*** Begin section ***

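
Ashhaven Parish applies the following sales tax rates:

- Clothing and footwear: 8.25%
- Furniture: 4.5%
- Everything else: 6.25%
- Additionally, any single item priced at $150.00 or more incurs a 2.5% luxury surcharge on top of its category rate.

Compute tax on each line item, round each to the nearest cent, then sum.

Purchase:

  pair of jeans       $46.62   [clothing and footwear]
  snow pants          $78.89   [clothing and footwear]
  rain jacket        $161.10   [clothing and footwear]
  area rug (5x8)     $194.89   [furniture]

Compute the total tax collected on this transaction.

$41.32

Pair of jeans $46.62: clothing and footwear → 8.25% → $3.85
Snow pants $78.89: clothing and footwear → 8.25% → $6.51
Rain jacket $161.10: clothing and footwear → 8.25% + 2.5% surcharge = 10.75% → $17.32
Area rug (5x8) $194.89: furniture → 4.5% + 2.5% surcharge = 7% → $13.64
Total tax = $3.85 + $6.51 + $17.32 + $13.64 = $41.32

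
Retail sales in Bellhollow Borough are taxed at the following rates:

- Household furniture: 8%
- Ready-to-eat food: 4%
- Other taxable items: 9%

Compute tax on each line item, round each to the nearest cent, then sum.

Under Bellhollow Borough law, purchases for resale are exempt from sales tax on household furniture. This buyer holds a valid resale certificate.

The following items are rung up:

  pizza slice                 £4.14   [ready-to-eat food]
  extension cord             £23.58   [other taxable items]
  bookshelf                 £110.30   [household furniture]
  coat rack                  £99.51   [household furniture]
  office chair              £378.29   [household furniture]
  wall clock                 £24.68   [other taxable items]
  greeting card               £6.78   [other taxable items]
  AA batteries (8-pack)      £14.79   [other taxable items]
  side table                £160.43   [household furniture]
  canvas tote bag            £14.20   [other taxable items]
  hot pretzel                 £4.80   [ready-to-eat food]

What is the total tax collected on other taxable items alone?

£7.56

Extension cord £23.58: other taxable items → 9% → £2.12
Wall clock £24.68: other taxable items → 9% → £2.22
Greeting card £6.78: other taxable items → 9% → £0.61
AA batteries (8-pack) £14.79: other taxable items → 9% → £1.33
Canvas tote bag £14.20: other taxable items → 9% → £1.28
Tax on other taxable items = £2.12 + £2.22 + £0.61 + £1.33 + £1.28 = £7.56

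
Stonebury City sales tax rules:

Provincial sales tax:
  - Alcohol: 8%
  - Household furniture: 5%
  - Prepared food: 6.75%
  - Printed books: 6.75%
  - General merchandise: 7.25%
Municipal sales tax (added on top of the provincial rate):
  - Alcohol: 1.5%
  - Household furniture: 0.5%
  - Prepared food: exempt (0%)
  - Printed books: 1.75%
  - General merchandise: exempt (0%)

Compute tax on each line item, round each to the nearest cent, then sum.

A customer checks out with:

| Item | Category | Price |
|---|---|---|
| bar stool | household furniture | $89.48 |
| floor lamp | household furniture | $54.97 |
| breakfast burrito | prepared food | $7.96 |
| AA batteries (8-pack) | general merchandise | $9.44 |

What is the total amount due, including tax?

$171.01

Bar stool $89.48: household furniture → 5% + 0.5% municipal = 5.5% → $4.92
Floor lamp $54.97: household furniture → 5% + 0.5% municipal = 5.5% → $3.02
Breakfast burrito $7.96: prepared food → 6.75% + 0% municipal = 6.75% → $0.54
AA batteries (8-pack) $9.44: general merchandise → 7.25% + 0% municipal = 7.25% → $0.68
Subtotal = $161.85; tax = $9.16; total due = $171.01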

*** End section ***

▶ **Exercise details**:
Nothing but an exact transcription of the records is expected.

▶ **Response**:
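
Ashhaven Parish applies the following sales tax rates:

- Clothing and footwear: 8.25%
- Furniture: 4.5%
- Everything else: 6.25%
- Additionally, any single item priced at $150.00 or more incurs a 2.5% luxury surcharge on top of its category rate.

Compute tax on each line item, round each to the nearest cent, then sum.

Purchase:

  pair of jeans       $46.62   [clothing and footwear]
  snow pants          $78.89   [clothing and footwear]
  rain jacket        $161.10   [clothing and footwear]
  area rug (5x8)     $194.89   [furniture]

Compute the total tax collected on this transaction.

$41.32

Pair of jeans $46.62: clothing and footwear → 8.25% → $3.85
Snow pants $78.89: clothing and footwear → 8.25% → $6.51
Rain jacket $161.10: clothing and footwear → 8.25% + 2.5% surcharge = 10.75% → $17.32
Area rug (5x8) $194.89: furniture → 4.5% + 2.5% surcharge = 7% → $13.64
Total tax = $3.85 + $6.51 + $17.32 + $13.64 = $41.32

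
Retail sales in Bellhollow Borough are taxed at the following rates:

- Household furniture: 8%
- Ready-to-eat food: 4%
- Other taxable items: 9%

Compute tax on each line item, round each to the nearest cent, then sum.

Under Bellhollow Borough law, purchases for resale are exempt from sales tax on household furniture. This buyer holds a valid resale certificate.

The following items are rung up:

  pizza slice                 £4.14   [ready-to-eat food]
  extension cord             £23.58   [other taxable items]
  bookshelf                 £110.30   [household furniture]
  coat rack                  £99.51   [household furniture]
  office chair              £378.29   [household furniture]
  wall clock                 £24.68   [other taxable items]
  greeting card               £6.78   [other taxable items]
  AA batteries (8-pack)      £14.79   [other taxable items]
  side table                £160.43   [household furniture]
  canvas tote bag            £14.20   [other taxable items]
  hot pretzel                 £4.80   [ready-to-eat food]

What is the total tax collected on other taxable items alone?

£7.56

Extension cord £23.58: other taxable items → 9% → £2.12
Wall clock £24.68: other taxable items → 9% → £2.22
Greeting card £6.78: other taxable items → 9% → £0.61
AA batteries (8-pack) £14.79: other taxable items → 9% → £1.33
Canvas tote bag £14.20: other taxable items → 9% → £1.28
Tax on other taxable items = £2.12 + £2.22 + £0.61 + £1.33 + £1.28 = £7.56

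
Stonebury City sales tax rules:

Provincial sales tax:
  - Alcohol: 8%
  - Household furniture: 5%
  - Prepared food: 6.75%
  - Printed books: 6.75%
  - General merchandise: 7.25%
Municipal sales tax (added on top of the provincial rate):
  - Alcohol: 1.5%
  - Household furniture: 0.5%
  - Prepared food: exempt (0%)
  - Printed books: 1.75%
  - General merchandise: exempt (0%)

Compute tax on each line item, round each to the nearest cent, then sum.

A customer checks out with:

| Item | Category | Price |
|---|---|---|
| bar stool | household furniture | $89.48 |
| floor lamp | household furniture | $54.97 |
| breakfast burrito | prepared food | $7.96 |
| AA batteries (8-pack) | general merchandise | $9.44 |

What is the total amount due, including tax?

$171.01

Bar stool $89.48: household furniture → 5% + 0.5% municipal = 5.5% → $4.92
Floor lamp $54.97: household furniture → 5% + 0.5% municipal = 5.5% → $3.02
Breakfast burrito $7.96: prepared food → 6.75% + 0% municipal = 6.75% → $0.54
AA batteries (8-pack) $9.44: general merchandise → 7.25% + 0% municipal = 7.25% → $0.68
Subtotal = $161.85; tax = $9.16; total due = $171.01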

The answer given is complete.